> _DIRECTIONS FOR THIS TASK_: Each record is to be given again without alteration.

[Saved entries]
BEGIN

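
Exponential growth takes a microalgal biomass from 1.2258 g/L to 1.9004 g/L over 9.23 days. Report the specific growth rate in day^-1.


mu = ln(X2/X1) / dt
= ln(1.9004/1.2258) / 9.23
= 0.0475 per day

0.0475 per day


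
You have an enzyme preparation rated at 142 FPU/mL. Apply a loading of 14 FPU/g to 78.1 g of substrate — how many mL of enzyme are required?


V = dosage * m_sub / activity
V = 14 * 78.1 / 142
V = 7.7000 mL

7.7000 mL


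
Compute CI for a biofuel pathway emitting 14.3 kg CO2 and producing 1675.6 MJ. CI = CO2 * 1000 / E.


CI = CO2 * 1000 / E
= 14.3 * 1000 / 1675.6
= 8.5343 g CO2/MJ

8.5343 g CO2/MJ


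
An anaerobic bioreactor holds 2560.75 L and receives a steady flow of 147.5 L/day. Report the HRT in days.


HRT = V / Q
= 2560.75 / 147.5
= 17.3610 days

17.3610 days


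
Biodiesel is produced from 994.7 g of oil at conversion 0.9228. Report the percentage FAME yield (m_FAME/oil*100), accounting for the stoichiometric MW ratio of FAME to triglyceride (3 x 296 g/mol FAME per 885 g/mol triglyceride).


m_FAME = oil * conv * (3 * 296 / 885) = oil * conv * (888/885)
= 994.7 * 0.9228 * 888 / 885
= 921.0207 g
Y = m_FAME / oil * 100 = conv * (888/885) * 100
= 0.9228 * 888 / 885 * 100
= 92.59%

92.59%


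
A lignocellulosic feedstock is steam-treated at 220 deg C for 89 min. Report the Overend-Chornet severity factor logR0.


logR0 = log10(t * exp((T - 100) / 14.75))
= log10(89 * exp((220 - 100) / 14.75))
= 5.4826

5.4826


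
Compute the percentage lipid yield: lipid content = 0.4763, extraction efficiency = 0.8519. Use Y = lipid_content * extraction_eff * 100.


Y = lipid_content * extraction_eff * 100
= 0.4763 * 0.8519 * 100
= 40.5760%

40.5760%


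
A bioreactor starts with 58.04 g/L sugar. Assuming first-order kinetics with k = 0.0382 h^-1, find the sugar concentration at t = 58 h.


S = S0 * exp(-k * t)
S = 58.04 * exp(-0.0382 * 58)
S = 6.3315 g/L

6.3315 g/L


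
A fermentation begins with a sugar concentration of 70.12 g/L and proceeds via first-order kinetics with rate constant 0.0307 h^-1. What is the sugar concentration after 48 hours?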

END

> _RESPONSE_:
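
Exponential growth takes a microalgal biomass from 1.2258 g/L to 1.9004 g/L over 9.23 days. Report the specific growth rate in day^-1.


mu = ln(X2/X1) / dt
= ln(1.9004/1.2258) / 9.23
= 0.0475 per day

0.0475 per day


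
You have an enzyme preparation rated at 142 FPU/mL. Apply a loading of 14 FPU/g to 78.1 g of substrate — how many mL of enzyme are required?


V = dosage * m_sub / activity
V = 14 * 78.1 / 142
V = 7.7000 mL

7.7000 mL


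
Compute CI for a biofuel pathway emitting 14.3 kg CO2 and producing 1675.6 MJ. CI = CO2 * 1000 / E.


CI = CO2 * 1000 / E
= 14.3 * 1000 / 1675.6
= 8.5343 g CO2/MJ

8.5343 g CO2/MJ


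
An anaerobic bioreactor holds 2560.75 L and receives a steady flow of 147.5 L/day. Report the HRT in days.


HRT = V / Q
= 2560.75 / 147.5
= 17.3610 days

17.3610 days


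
Biodiesel is produced from 994.7 g of oil at conversion 0.9228. Report the percentage FAME yield (m_FAME/oil*100), accounting for the stoichiometric MW ratio of FAME to triglyceride (3 x 296 g/mol FAME per 885 g/mol triglyceride).


m_FAME = oil * conv * (3 * 296 / 885) = oil * conv * (888/885)
= 994.7 * 0.9228 * 888 / 885
= 921.0207 g
Y = m_FAME / oil * 100 = conv * (888/885) * 100
= 0.9228 * 888 / 885 * 100
= 92.59%

92.59%


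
A lignocellulosic feedstock is steam-treated at 220 deg C for 89 min. Report the Overend-Chornet severity factor logR0.


logR0 = log10(t * exp((T - 100) / 14.75))
= log10(89 * exp((220 - 100) / 14.75))
= 5.4826

5.4826


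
Compute the percentage lipid yield: lipid content = 0.4763, extraction efficiency = 0.8519. Use Y = lipid_content * extraction_eff * 100.


Y = lipid_content * extraction_eff * 100
= 0.4763 * 0.8519 * 100
= 40.5760%

40.5760%


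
A bioreactor starts with 58.04 g/L sugar. Assuming first-order kinetics with k = 0.0382 h^-1, find the sugar concentration at t = 58 h.


S = S0 * exp(-k * t)
S = 58.04 * exp(-0.0382 * 58)
S = 6.3315 g/L

6.3315 g/L


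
A fermentation begins with a sugar concentration of 70.12 g/L and proceeds via first-order kinetics with rate constant 0.0307 h^-1. What is the sugar concentration after 48 hours?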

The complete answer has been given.